Task item: Beginning with the first line and ending with the one containing "Find P(S_t = -4", copy the lines of the listing below exactly; omit everything else.

Entries provided:
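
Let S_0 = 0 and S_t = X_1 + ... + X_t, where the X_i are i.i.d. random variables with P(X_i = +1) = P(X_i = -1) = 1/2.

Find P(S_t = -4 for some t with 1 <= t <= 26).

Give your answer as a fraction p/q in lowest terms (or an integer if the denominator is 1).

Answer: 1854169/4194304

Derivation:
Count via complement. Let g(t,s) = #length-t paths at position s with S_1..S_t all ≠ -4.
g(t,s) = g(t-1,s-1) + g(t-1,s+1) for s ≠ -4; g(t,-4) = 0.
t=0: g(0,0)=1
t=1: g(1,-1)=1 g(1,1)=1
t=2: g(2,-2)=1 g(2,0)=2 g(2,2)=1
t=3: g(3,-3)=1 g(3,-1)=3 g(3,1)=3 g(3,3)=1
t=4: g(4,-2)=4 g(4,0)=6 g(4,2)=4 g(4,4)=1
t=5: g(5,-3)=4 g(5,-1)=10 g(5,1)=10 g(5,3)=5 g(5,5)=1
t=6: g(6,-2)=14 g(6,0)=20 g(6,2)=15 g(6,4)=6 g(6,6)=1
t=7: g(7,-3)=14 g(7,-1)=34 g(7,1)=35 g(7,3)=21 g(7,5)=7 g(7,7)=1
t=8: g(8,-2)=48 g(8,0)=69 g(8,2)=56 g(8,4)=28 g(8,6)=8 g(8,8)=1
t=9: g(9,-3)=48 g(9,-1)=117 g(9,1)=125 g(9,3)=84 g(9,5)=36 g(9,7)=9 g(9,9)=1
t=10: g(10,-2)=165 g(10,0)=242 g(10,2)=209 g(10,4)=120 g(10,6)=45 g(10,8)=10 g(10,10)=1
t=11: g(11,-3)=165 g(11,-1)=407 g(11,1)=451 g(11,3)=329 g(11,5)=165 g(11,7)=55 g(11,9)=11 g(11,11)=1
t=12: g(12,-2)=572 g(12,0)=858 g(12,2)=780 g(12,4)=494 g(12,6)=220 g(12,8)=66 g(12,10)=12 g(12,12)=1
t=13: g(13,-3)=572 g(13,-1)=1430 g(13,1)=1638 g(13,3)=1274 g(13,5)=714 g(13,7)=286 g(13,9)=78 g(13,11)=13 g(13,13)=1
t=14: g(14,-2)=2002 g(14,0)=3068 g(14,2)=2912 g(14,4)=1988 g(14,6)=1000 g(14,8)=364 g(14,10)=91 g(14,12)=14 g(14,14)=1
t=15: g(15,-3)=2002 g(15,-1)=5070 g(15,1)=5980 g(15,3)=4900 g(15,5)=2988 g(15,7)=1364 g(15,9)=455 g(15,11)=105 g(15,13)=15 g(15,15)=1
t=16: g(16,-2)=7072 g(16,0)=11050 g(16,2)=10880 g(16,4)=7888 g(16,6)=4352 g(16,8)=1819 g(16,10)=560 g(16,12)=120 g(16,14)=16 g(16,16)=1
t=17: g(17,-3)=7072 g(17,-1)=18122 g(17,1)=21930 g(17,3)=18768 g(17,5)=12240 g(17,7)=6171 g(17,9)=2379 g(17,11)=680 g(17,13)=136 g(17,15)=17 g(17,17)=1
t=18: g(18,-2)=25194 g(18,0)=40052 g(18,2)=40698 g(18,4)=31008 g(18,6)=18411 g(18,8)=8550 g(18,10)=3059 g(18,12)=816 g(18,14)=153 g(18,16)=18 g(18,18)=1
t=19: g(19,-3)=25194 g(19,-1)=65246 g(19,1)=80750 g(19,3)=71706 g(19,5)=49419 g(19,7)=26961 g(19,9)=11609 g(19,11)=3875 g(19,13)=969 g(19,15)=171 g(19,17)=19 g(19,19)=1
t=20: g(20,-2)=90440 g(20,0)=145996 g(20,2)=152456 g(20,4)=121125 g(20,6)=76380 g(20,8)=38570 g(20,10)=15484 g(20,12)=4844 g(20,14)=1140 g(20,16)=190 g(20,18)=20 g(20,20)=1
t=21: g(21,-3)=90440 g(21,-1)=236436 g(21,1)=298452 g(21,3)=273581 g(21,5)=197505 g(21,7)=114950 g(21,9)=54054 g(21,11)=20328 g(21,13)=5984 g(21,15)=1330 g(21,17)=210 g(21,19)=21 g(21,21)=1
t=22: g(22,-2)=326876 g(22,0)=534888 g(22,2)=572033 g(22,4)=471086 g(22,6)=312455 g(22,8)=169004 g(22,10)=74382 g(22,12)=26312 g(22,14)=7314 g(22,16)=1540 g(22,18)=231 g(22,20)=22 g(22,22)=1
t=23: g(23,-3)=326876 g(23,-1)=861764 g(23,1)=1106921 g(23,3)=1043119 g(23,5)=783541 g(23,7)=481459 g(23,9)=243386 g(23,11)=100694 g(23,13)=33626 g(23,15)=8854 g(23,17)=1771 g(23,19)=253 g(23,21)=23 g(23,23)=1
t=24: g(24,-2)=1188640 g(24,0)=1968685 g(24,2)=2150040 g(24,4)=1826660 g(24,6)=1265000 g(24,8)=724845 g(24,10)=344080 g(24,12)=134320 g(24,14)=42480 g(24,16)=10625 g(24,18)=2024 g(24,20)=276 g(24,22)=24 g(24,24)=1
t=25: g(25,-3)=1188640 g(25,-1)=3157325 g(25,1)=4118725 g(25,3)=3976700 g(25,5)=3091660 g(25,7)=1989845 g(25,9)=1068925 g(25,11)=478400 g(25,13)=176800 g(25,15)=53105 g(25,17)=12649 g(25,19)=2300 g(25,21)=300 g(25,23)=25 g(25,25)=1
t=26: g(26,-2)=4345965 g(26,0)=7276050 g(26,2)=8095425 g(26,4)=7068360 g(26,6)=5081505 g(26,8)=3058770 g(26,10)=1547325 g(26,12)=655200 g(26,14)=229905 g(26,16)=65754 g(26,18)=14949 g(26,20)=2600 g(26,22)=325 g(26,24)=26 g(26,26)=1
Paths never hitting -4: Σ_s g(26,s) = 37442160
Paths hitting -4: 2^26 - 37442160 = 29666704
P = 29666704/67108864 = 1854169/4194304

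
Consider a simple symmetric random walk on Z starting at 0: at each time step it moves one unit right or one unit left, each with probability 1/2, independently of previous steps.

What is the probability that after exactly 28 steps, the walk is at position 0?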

Result of this exercise:
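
Let S_0 = 0 and S_t = X_1 + ... + X_t, where the X_i are i.i.d. random variables with P(X_i = +1) = P(X_i = -1) = 1/2.

Find P(S_t = -4 for some t with 1 <= t <= 26).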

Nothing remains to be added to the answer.